Every line in the listing below that holds the word "under" should be returned.
★ ★ ★ ★ ★ ★ ★
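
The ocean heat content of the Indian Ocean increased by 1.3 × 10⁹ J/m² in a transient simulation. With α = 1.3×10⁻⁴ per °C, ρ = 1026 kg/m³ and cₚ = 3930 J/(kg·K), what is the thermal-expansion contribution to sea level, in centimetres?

Δh = αQ/(ρcₚ) = 1.3×10⁻⁴ × 1.3×10⁹ / (1026 × 3930) ≈ 0.041913 m

Δh ≈ 4.19 cm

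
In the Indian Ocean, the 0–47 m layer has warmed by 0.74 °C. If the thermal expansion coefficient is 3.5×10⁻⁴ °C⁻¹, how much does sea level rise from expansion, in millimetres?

about 12 mm

Δh = αΔT·H = 3.5×10⁻⁴ × 0.74 × 47 = 0.012173 m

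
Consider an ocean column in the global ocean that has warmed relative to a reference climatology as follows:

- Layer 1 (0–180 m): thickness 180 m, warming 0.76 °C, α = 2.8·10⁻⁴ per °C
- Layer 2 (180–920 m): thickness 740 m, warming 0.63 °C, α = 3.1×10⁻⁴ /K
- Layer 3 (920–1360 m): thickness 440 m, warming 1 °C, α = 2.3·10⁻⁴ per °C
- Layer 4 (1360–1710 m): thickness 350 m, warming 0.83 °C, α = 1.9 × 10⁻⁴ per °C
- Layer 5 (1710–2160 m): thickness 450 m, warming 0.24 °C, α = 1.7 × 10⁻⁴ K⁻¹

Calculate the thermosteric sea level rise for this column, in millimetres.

0–180 m: 0.76 × 180 × 2.8×10⁻⁴ = 0.038304 m
Layer 2: 740 × 0.63 × 3.1×10⁻⁴ = 0.144522 m
920–1360 m: 2.3×10⁻⁴ × 440 × 1 = 0.10120 m
1.9×10⁻⁴ × 0.83 × 350 = 0.055195 m
Layer 5: 0.24 × 450 × 1.7×10⁻⁴ = 0.01836 m
Δh = 0.038304 + 0.144522 + 0.10120 + 0.055195 + 0.01836 = 0.357581 m

358 mm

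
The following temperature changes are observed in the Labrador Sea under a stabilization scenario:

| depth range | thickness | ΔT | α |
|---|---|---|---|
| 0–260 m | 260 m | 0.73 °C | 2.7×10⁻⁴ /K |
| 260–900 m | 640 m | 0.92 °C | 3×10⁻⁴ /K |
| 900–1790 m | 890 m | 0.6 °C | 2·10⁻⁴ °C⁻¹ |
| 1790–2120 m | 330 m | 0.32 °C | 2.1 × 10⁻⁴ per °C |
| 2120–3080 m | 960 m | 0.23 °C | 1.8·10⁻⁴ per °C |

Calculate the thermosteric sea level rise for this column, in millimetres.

Δh ≈ 397 mm

0–260 m: 0.73 × 2.7×10⁻⁴ × 260 = 0.051246 m
0.92 × 3×10⁻⁴ × 640 = 0.17664 m
Layer 3: 0.6 × 890 × 2×10⁻⁴ = 0.10680 m
1790–2120 m: 330 × 0.32 × 2.1×10⁻⁴ = 0.022176 m
960 × 0.23 × 1.8×10⁻⁴ = 0.039744 m
Δh = 0.051246 + 0.17664 + 0.10680 + 0.022176 + 0.039744 = 0.396606 m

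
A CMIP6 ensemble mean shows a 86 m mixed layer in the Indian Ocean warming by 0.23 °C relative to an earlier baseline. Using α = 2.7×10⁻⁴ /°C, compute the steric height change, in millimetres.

5.34 mm of thermosteric rise

Δh = αΔT·H = 2.7×10⁻⁴ × 0.23 × 86 = 0.0053406 m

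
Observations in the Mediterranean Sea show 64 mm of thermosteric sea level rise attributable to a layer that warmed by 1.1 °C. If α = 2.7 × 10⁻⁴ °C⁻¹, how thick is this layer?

H = Δh/(αΔT) = 0.064 / (2.7×10⁻⁴ × 1.1) ≈ 215.5 m

about 220 m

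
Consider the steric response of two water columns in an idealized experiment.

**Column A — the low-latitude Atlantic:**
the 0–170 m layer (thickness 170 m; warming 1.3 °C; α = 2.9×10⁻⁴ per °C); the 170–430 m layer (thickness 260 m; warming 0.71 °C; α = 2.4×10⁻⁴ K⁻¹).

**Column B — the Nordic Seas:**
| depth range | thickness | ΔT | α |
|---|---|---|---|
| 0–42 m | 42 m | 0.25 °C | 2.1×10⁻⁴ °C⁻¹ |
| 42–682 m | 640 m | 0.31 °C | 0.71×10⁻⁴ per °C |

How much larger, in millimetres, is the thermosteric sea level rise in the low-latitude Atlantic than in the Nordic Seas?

Δh_A − Δh_B ≈ 92.1 mm

A Layer 1: 170 × 1.3 × 2.9×10⁻⁴ = 0.06409 m
A 170–430 m: 0.71 × 2.4×10⁻⁴ × 260 = 0.044304 m
A total: 0.108394 m
B 2.1×10⁻⁴ × 0.25 × 42 = 0.002205 m
B 0.71×10⁻⁴ × 640 × 0.31 = 0.0140864 m
B total: 0.0162914 m
Difference: 0.108394 − 0.0162914 = 0.0921026 m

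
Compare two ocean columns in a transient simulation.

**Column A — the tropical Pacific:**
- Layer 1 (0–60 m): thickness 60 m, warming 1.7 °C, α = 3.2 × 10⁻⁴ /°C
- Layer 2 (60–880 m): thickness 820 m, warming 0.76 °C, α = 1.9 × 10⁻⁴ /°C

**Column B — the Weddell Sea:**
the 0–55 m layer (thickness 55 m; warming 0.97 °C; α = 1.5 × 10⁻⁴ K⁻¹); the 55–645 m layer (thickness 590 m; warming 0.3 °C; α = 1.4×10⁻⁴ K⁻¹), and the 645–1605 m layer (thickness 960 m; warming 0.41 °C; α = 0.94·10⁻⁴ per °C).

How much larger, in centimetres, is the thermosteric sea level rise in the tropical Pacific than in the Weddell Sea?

A Layer 1: 60 × 1.7 × 3.2×10⁻⁴ = 0.03264 m
A 1.9×10⁻⁴ × 0.76 × 820 = 0.118408 m
A total: 0.151048 m
B 0.97 × 1.5×10⁻⁴ × 55 = 0.0080025 m
B 0.3 × 1.4×10⁻⁴ × 590 = 0.02478 m
B Layer 3: 0.94×10⁻⁴ × 960 × 0.41 = 0.0369984 m
B total: 0.0697809 m
Difference: 0.151048 − 0.0697809 = 0.0812671 m

8.13 cm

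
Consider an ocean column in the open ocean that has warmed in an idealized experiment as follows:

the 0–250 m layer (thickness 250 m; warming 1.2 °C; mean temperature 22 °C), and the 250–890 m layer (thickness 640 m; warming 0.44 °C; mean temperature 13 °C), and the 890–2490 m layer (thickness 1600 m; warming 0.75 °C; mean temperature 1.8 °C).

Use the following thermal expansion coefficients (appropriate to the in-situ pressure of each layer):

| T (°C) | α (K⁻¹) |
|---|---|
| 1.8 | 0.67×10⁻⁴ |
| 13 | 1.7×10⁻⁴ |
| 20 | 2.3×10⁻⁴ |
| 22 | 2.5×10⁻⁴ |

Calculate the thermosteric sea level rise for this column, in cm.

about 20 cm

Layer 1 at 22 °C → α = 2.5×10⁻⁴ K⁻¹
Layer 2 at 13 °C → α = 1.7×10⁻⁴ K⁻¹
Layer 3 at 1.8 °C → α = 0.67×10⁻⁴ K⁻¹
Layer 1: 1.2 × 250 × 2.5×10⁻⁴ = 0.07500 m
250–890 m: 640 × 1.7×10⁻⁴ × 0.44 = 0.047872 m
890–2490 m: 0.75 × 1600 × 0.67×10⁻⁴ = 0.08040 m
Δh = 0.07500 + 0.047872 + 0.08040 = 0.203272 m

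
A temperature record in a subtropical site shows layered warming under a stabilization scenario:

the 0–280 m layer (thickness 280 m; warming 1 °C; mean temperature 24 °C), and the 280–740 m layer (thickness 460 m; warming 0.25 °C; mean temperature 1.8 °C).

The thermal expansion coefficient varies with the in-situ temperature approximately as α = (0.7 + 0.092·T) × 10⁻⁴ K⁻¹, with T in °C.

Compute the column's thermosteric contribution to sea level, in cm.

Layer 1: α = (0.7 + 0.092×24)×10⁻⁴ = 2.908×10⁻⁴ K⁻¹
Layer 2: α = (0.7 + 0.092×1.8)×10⁻⁴ = 0.8656×10⁻⁴ K⁻¹
0–280 m: 2.908×10⁻⁴ × 280 × 1 = 0.081424 m
Layer 2: 460 × 0.25 × 0.8656×10⁻⁴ = 0.0099544 m
Δh = 0.081424 + 0.0099544 = 0.0913784 m

9.1 cm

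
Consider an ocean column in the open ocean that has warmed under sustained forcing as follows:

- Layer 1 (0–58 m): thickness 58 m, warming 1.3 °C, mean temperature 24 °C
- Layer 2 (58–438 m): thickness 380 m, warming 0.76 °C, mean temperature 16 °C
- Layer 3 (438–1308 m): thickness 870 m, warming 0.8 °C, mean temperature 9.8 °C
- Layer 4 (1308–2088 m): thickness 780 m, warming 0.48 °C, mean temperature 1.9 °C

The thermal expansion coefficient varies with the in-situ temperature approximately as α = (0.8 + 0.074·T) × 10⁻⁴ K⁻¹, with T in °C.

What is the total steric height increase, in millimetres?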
★ ★ ★ ★ ★ ★ ★
> Completed task
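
The following temperature changes are observed in the Labrador Sea under a stabilization scenario:
A temperature record in a subtropical site shows layered warming under a stabilization scenario:
Consider an ocean column in the open ocean that has warmed under sustained forcing as follows: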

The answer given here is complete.